**Assigned task:** All of the data below is to be copied exactly.
──────────
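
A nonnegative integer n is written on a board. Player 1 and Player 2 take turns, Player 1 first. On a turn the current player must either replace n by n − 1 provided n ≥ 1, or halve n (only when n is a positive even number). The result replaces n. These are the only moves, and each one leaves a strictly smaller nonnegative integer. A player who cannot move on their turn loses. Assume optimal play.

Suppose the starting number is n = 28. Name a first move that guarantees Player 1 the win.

Move to 27.

Classify positions by backward induction: terminal positions (no move available) are L. From any other position, the mover wins iff some move reaches an L.
n=0: no move → L
n=1: reaches L-position 0 → W
n=2: only reaches 1(W), which is W → L
n=3: reaches L-position 2 → W
n=4: reaches L-position 2 → W
n=5: only reaches 4(W), which is W → L
n=6: reaches L-position 5 → W
n=7: only reaches 6(W), which is W → L
n=8: reaches L-position 7 → W
n=9: only reaches 8(W), which is W → L
n=10: reaches L-position 5 → W
n=11: only reaches 10(W), which is W → L
n=12: reaches L-position 11 → W
n=13: only reaches 12(W), which is W → L
n=14: reaches L-position 7 → W
n=15: only reaches 14(W), which is W → L
n=16: reaches L-position 15 → W
n=17: only reaches 16(W), which is W → L
n=18: reaches L-position 9 → W
n=19: only reaches 18(W), which is W → L
n=20: reaches L-position 19 → W
n=21: only reaches 20(W), which is W → L
n=22: reaches L-position 11 → W
n=23: only reaches 22(W), which is W → L
n=24: reaches L-position 23 → W
n=25: only reaches 24(W), which is W → L
n=26: reaches L-position 13 → W
n=27: only reaches 26(W), which is W → L
n=28: reaches L-position 27 → W
From 28, the L positions reachable in one move are: 27.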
──────────
**Task response:**
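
A nonnegative integer n is written on a board. Player 1 and Player 2 take turns, Player 1 first. On a turn the current player must either replace n by n − 1 provided n ≥ 1, or halve n (only when n is a positive even number). The result replaces n. These are the only moves, and each one leaves a strictly smaller nonnegative integer. A player who cannot move on their turn loses. Assume optimal play.

Suppose the starting number is n = 28. Name a first move that guarantees Player 1 the win.

Move to 27.

Classify positions by backward induction: terminal positions (no move available) are L. From any other position, the mover wins iff some move reaches an L.
n=0: no move → L
n=1: reaches L-position 0 → W
n=2: only reaches 1(W), which is W → L
n=3: reaches L-position 2 → W
n=4: reaches L-position 2 → W
n=5: only reaches 4(W), which is W → L
n=6: reaches L-position 5 → W
n=7: only reaches 6(W), which is W → L
n=8: reaches L-position 7 → W
n=9: only reaches 8(W), which is W → L
n=10: reaches L-position 5 → W
n=11: only reaches 10(W), which is W → L
n=12: reaches L-position 11 → W
n=13: only reaches 12(W), which is W → L
n=14: reaches L-position 7 → W
n=15: only reaches 14(W), which is W → L
n=16: reaches L-position 15 → W
n=17: only reaches 16(W), which is W → L
n=18: reaches L-position 9 → W
n=19: only reaches 18(W), which is W → L
n=20: reaches L-position 19 → W
n=21: only reaches 20(W), which is W → L
n=22: reaches L-position 11 → W
n=23: only reaches 22(W), which is W → L
n=24: reaches L-position 23 → W
n=25: only reaches 24(W), which is W → L
n=26: reaches L-position 13 → W
n=27: only reaches 26(W), which is W → L
n=28: reaches L-position 27 → W
From 28, the L positions reachable in one move are: 27.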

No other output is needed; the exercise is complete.